=== Supplied information ===

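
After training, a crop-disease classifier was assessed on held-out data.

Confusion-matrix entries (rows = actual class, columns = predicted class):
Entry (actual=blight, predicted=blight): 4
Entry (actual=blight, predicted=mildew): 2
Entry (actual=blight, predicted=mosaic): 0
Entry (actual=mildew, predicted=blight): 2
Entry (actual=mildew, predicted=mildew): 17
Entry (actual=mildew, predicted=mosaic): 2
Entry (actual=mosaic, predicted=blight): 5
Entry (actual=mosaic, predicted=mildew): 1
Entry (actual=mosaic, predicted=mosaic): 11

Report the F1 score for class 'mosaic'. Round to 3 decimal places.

0.733

Take TP from the diagonal, FP from the rest of the 'mosaic' prediction marginal, FN from the rest of the 'mosaic' actual marginal.
F1 score = 2·TP/(2·TP+FP+FN).
mosaic: TP=11, FP=0+2=2, FN=5+1=6 → 22/30 = 0.7333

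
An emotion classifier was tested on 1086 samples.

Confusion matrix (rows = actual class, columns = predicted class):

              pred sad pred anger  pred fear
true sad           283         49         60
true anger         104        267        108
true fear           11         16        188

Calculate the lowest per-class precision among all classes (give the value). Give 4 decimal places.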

===

■ Work order ■
Please go through the data and copy each line containing the word "classifier".

■ Task solution ■
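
After training, a crop-disease classifier was assessed on held-out data.
An emotion classifier was tested on 1086 samples.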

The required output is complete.